| Your objective |
Each record should appear again in the response exactly as it does in the original.
[Records provided]
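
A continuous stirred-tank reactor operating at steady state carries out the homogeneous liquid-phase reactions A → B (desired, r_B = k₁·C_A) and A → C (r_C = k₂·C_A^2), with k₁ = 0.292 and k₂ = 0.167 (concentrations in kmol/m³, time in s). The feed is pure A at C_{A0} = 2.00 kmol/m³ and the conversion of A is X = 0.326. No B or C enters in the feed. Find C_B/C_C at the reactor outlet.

1.30

Exit C_A = C_{A0}(1−X) = 2.00×0.674 = 1.348 kmol/m³.
In a CSTR the entire volume is at exit conditions, so r_B = 0.292×1.348 = 0.3936 and r_C = 0.167×1.348^2 = 0.3035.
Overall selectivity = C_B/C_C = r_Bτ/(r_Cτ) = r_B/r_C = 1.30.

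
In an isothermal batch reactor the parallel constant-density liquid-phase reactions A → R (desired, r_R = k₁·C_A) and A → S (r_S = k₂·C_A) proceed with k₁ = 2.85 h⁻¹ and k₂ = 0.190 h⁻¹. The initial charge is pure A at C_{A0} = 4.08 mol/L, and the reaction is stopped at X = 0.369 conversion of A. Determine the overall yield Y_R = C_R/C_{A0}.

C_A = C_{A0}(1−X) = 2.574 mol/L.
Both paths are first order in A, so the instantaneous fraction to R is constant: dC_R/d(−C_A) = k₁/(k₁+k₂) = 0.9375.
C_R = 0.9375·(C_{A0}−C_A) = 0.9375×1.506 = 1.41 mol/L.
Y_R = C_R/C_{A0} = 1.411/4.08 = 0.346.

0.346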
[/Records provided]
| Response to this exercise |
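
A continuous stirred-tank reactor operating at steady state carries out the homogeneous liquid-phase reactions A → B (desired, r_B = k₁·C_A) and A → C (r_C = k₂·C_A^2), with k₁ = 0.292 and k₂ = 0.167 (concentrations in kmol/m³, time in s). The feed is pure A at C_{A0} = 2.00 kmol/m³ and the conversion of A is X = 0.326. No B or C enters in the feed. Find C_B/C_C at the reactor outlet.

1.30

Exit C_A = C_{A0}(1−X) = 2.00×0.674 = 1.348 kmol/m³.
In a CSTR the entire volume is at exit conditions, so r_B = 0.292×1.348 = 0.3936 and r_C = 0.167×1.348^2 = 0.3035.
Overall selectivity = C_B/C_C = r_Bτ/(r_Cτ) = r_B/r_C = 1.30.

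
In an isothermal batch reactor the parallel constant-density liquid-phase reactions A → R (desired, r_R = k₁·C_A) and A → S (r_S = k₂·C_A) proceed with k₁ = 2.85 h⁻¹ and k₂ = 0.190 h⁻¹. The initial charge is pure A at C_{A0} = 4.08 mol/L, and the reaction is stopped at X = 0.369 conversion of A. Determine the overall yield Y_R = C_R/C_{A0}.

C_A = C_{A0}(1−X) = 2.574 mol/L.
Both paths are first order in A, so the instantaneous fraction to R is constant: dC_R/d(−C_A) = k₁/(k₁+k₂) = 0.9375.
C_R = 0.9375·(C_{A0}−C_A) = 0.9375×1.506 = 1.41 mol/L.
Y_R = C_R/C_{A0} = 1.411/4.08 = 0.346.

0.346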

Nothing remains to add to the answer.